▶ _Required work_
Could you please retype all of the data below exactly?

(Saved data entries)
[Start of section]

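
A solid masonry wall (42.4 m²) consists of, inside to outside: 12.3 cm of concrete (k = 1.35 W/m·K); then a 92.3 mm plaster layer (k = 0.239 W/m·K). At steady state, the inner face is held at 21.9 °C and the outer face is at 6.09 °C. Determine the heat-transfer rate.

Q = 1400 W

Series thermal resistances, inner to outer:
  R_concrete = L/(kA) = 0.123/(1.35·42.4) = 0.002149 K/W
  R_plaster = L/(kA) = 0.0923/(0.239·42.4) = 0.009108 K/W
ΣR = 0.002149 + 0.009108 = 0.01126 K/W
Q = ΔT/ΣR = (21.9 °C − 6.09 °C)/0.01126 = 1400 W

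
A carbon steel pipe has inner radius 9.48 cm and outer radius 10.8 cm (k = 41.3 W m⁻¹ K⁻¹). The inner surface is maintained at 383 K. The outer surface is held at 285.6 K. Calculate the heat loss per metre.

Q' = 1.94×10^5 W/m

Q' = 2πk·ΔT/ln(r₂/r₁) = 2π × 41.3 × 97.4 / ln(0.108/0.0948) = 1.94×10^5 W/m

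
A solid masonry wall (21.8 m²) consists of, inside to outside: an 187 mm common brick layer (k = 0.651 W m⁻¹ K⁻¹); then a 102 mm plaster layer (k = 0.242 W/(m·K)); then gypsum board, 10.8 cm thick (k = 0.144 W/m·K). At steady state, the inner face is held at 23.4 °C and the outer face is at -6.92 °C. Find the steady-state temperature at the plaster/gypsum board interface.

Resistance network (inner→outer):
  R_common brick = L/(kA) = 0.187/(0.651·21.8) = 0.01318 K/W
  R_plaster = L/(kA) = 0.102/(0.242·21.8) = 0.01933 K/W
  R_gypsum board = L/(kA) = 0.108/(0.144·21.8) = 0.03440 K/W
ΣR = 0.01318 + 0.01933 + 0.03440 = 0.06691 K/W
Q = ΔT/ΣR = (23.4 °C − -6.92 °C)/0.06691 = 453.1 W
From the inner boundary to the plaster/gypsum board interface, ΣR_partial = 0.03251 K/W.
T_interface = T_in − Q·ΣR_partial = 23.4 °C − (453.1)(0.03251) = 8.67 °C

T = 8.67 °C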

[End of section]

▶ _The answer_
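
A solid masonry wall (42.4 m²) consists of, inside to outside: 12.3 cm of concrete (k = 1.35 W/m·K); then a 92.3 mm plaster layer (k = 0.239 W/m·K). At steady state, the inner face is held at 21.9 °C and the outer face is at 6.09 °C. Determine the heat-transfer rate.

Q = 1400 W

Series thermal resistances, inner to outer:
  R_concrete = L/(kA) = 0.123/(1.35·42.4) = 0.002149 K/W
  R_plaster = L/(kA) = 0.0923/(0.239·42.4) = 0.009108 K/W
ΣR = 0.002149 + 0.009108 = 0.01126 K/W
Q = ΔT/ΣR = (21.9 °C − 6.09 °C)/0.01126 = 1400 W

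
A carbon steel pipe has inner radius 9.48 cm and outer radius 10.8 cm (k = 41.3 W m⁻¹ K⁻¹). The inner surface is maintained at 383 K. The outer surface is held at 285.6 K. Calculate the heat loss per metre.

Q' = 1.94×10^5 W/m

Q' = 2πk·ΔT/ln(r₂/r₁) = 2π × 41.3 × 97.4 / ln(0.108/0.0948) = 1.94×10^5 W/m

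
A solid masonry wall (21.8 m²) consists of, inside to outside: an 187 mm common brick layer (k = 0.651 W m⁻¹ K⁻¹); then a 102 mm plaster layer (k = 0.242 W/(m·K)); then gypsum board, 10.8 cm thick (k = 0.144 W/m·K). At steady state, the inner face is held at 23.4 °C and the outer face is at -6.92 °C. Find the steady-state temperature at the plaster/gypsum board interface.

Resistance network (inner→outer):
  R_common brick = L/(kA) = 0.187/(0.651·21.8) = 0.01318 K/W
  R_plaster = L/(kA) = 0.102/(0.242·21.8) = 0.01933 K/W
  R_gypsum board = L/(kA) = 0.108/(0.144·21.8) = 0.03440 K/W
ΣR = 0.01318 + 0.01933 + 0.03440 = 0.06691 K/W
Q = ΔT/ΣR = (23.4 °C − -6.92 °C)/0.06691 = 453.1 W
From the inner boundary to the plaster/gypsum board interface, ΣR_partial = 0.03251 K/W.
T_interface = T_in − Q·ΣR_partial = 23.4 °C − (453.1)(0.03251) = 8.67 °C

T = 8.67 °C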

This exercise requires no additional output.